◆ Instructions to follow ◆
Your answer must be an exact transcription of every record.

____________

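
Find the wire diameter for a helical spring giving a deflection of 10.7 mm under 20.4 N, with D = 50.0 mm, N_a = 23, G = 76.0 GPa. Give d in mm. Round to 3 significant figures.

4.90 mm

Required rate k = F/δ = 20.4/10.7 = 1.9065 N/mm
d = (8D³N_a·k / G)^(1/4) = (8·50.0³·23·1.9065 / (76.0×10³))^0.25
  = (576.98)^0.25 = 4.9011 mm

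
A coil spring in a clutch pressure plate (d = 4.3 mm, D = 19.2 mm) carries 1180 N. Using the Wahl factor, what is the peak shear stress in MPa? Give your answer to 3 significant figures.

983 MPa

Spring index C = D/d = 19.2/4.3 = 4.4651
K_W = (4C−1)/(4C−4) + 0.615/C = 16.860/13.860 + 0.1377 = 1.3542
τ₀ = 8FD/(πd³) = 8·1180·19.2/(π·4.3³) = 181248/249.78 = 725.63 MPa
τ_max = K·τ₀ = 1.3542 × 725.63 = 982.64 MPa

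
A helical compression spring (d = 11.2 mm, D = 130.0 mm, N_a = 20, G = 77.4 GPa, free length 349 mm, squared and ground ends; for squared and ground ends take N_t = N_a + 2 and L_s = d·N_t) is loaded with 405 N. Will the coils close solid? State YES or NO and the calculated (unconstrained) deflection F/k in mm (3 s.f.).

YES, δ = 117 mm

k = Gd⁴/(8D³N_a) = (77.4×10³)(11.2⁴)/(8·130.0³·20) = 3.4647 N/mm
N_t = 22; L_s = 11.2·22 = 246.4 mm; δ_solid = L₀ − L_s = 349 − 246.4 = 102.6 mm
δ = F/k = 405/3.4647 = 116.89 mm
δ ≥ δ_solid → spring goes solid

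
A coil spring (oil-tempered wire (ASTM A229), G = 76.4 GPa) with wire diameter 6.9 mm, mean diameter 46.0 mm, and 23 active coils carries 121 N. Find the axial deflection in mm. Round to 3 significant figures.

12.5 mm

k = Gd⁴/(8D³N_a) = (76.4×10³)(6.9⁴)/(8·46.0³·23) = 9.6694 N/mm
δ = F/k = 121 / 9.6694 = 12.514 mm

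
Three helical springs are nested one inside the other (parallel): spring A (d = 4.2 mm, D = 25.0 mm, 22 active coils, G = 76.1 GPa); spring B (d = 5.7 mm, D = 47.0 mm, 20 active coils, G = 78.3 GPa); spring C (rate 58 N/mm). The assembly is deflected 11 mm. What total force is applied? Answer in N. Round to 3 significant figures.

k_A = Gd⁴/(8D³N_a) = (76.1×10³)(4.2⁴)/(8·25.0³·22) = 8.6109 N/mm
k_B = Gd⁴/(8D³N_a) = (78.3×10³)(5.7⁴)/(8·47.0³·20) = 4.9756 N/mm
Parallel: k_eq = 8.6109 + 4.9756 + 58 = 71.587 N/mm
F = k_eq·δ = 71.587·11 = 787.45 N

787 N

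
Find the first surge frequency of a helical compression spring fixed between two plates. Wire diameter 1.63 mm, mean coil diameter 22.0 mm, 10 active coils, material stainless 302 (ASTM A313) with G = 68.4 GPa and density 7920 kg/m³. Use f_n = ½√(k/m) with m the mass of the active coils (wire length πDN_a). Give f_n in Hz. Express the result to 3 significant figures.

111 Hz

k = Gd⁴/(8D³N_a) = (68.4×10³)(1.63⁴)/(8·22.0³·10) = 0.56682 N/mm = 566.82 N/m
Wire length L = πDN_a = π·22.0·10 = 691.15 mm
m = ρ·(πd²/4)·L = 7920 × 2.0867×10⁻⁶ m² × 0.69115 m = 0.011423 kg
f_n = ½√(k/m) = 0.5·√(566.82/0.011423) = 0.5·√(49623) = 111.38 Hz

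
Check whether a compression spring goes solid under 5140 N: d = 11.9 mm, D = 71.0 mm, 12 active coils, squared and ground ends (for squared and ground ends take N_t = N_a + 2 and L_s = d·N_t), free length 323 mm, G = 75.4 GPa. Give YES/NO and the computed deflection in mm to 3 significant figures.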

____________

◆ Result of the exercise ◆
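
Find the wire diameter for a helical spring giving a deflection of 10.7 mm under 20.4 N, with D = 50.0 mm, N_a = 23, G = 76.0 GPa. Give d in mm. Round to 3 significant figures.

4.90 mm

Required rate k = F/δ = 20.4/10.7 = 1.9065 N/mm
d = (8D³N_a·k / G)^(1/4) = (8·50.0³·23·1.9065 / (76.0×10³))^0.25
  = (576.98)^0.25 = 4.9011 mm

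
A coil spring in a clutch pressure plate (d = 4.3 mm, D = 19.2 mm) carries 1180 N. Using the Wahl factor, what is the peak shear stress in MPa? Give your answer to 3 significant figures.

983 MPa

Spring index C = D/d = 19.2/4.3 = 4.4651
K_W = (4C−1)/(4C−4) + 0.615/C = 16.860/13.860 + 0.1377 = 1.3542
τ₀ = 8FD/(πd³) = 8·1180·19.2/(π·4.3³) = 181248/249.78 = 725.63 MPa
τ_max = K·τ₀ = 1.3542 × 725.63 = 982.64 MPa

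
A helical compression spring (d = 11.2 mm, D = 130.0 mm, N_a = 20, G = 77.4 GPa, free length 349 mm, squared and ground ends; for squared and ground ends take N_t = N_a + 2 and L_s = d·N_t) is loaded with 405 N. Will the coils close solid? State YES or NO and the calculated (unconstrained) deflection F/k in mm (3 s.f.).

YES, δ = 117 mm

k = Gd⁴/(8D³N_a) = (77.4×10³)(11.2⁴)/(8·130.0³·20) = 3.4647 N/mm
N_t = 22; L_s = 11.2·22 = 246.4 mm; δ_solid = L₀ − L_s = 349 − 246.4 = 102.6 mm
δ = F/k = 405/3.4647 = 116.89 mm
δ ≥ δ_solid → spring goes solid

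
A coil spring (oil-tempered wire (ASTM A229), G = 76.4 GPa) with wire diameter 6.9 mm, mean diameter 46.0 mm, and 23 active coils carries 121 N. Find the axial deflection in mm. Round to 3 significant figures.

12.5 mm

k = Gd⁴/(8D³N_a) = (76.4×10³)(6.9⁴)/(8·46.0³·23) = 9.6694 N/mm
δ = F/k = 121 / 9.6694 = 12.514 mm

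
Three helical springs are nested one inside the other (parallel): spring A (d = 4.2 mm, D = 25.0 mm, 22 active coils, G = 76.1 GPa); spring B (d = 5.7 mm, D = 47.0 mm, 20 active coils, G = 78.3 GPa); spring C (rate 58 N/mm). The assembly is deflected 11 mm. What total force is applied? Answer in N. Round to 3 significant figures.

k_A = Gd⁴/(8D³N_a) = (76.1×10³)(4.2⁴)/(8·25.0³·22) = 8.6109 N/mm
k_B = Gd⁴/(8D³N_a) = (78.3×10³)(5.7⁴)/(8·47.0³·20) = 4.9756 N/mm
Parallel: k_eq = 8.6109 + 4.9756 + 58 = 71.587 N/mm
F = k_eq·δ = 71.587·11 = 787.45 N

787 N

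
Find the first surge frequency of a helical compression spring fixed between two plates. Wire diameter 1.63 mm, mean coil diameter 22.0 mm, 10 active coils, material stainless 302 (ASTM A313) with G = 68.4 GPa and density 7920 kg/m³. Use f_n = ½√(k/m) with m the mass of the active coils (wire length πDN_a). Give f_n in Hz. Express the result to 3 significant figures.

111 Hz

k = Gd⁴/(8D³N_a) = (68.4×10³)(1.63⁴)/(8·22.0³·10) = 0.56682 N/mm = 566.82 N/m
Wire length L = πDN_a = π·22.0·10 = 691.15 mm
m = ρ·(πd²/4)·L = 7920 × 2.0867×10⁻⁶ m² × 0.69115 m = 0.011423 kg
f_n = ½√(k/m) = 0.5·√(566.82/0.011423) = 0.5·√(49623) = 111.38 Hz

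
Check whether a compression spring goes solid under 5140 N: d = 11.9 mm, D = 71.0 mm, 12 active coils, squared and ground ends (for squared and ground ends take N_t = N_a + 2 and L_s = d·N_t), free length 323 mm, G = 75.4 GPa. Give YES/NO and the computed deflection in mm to 3 significant figures.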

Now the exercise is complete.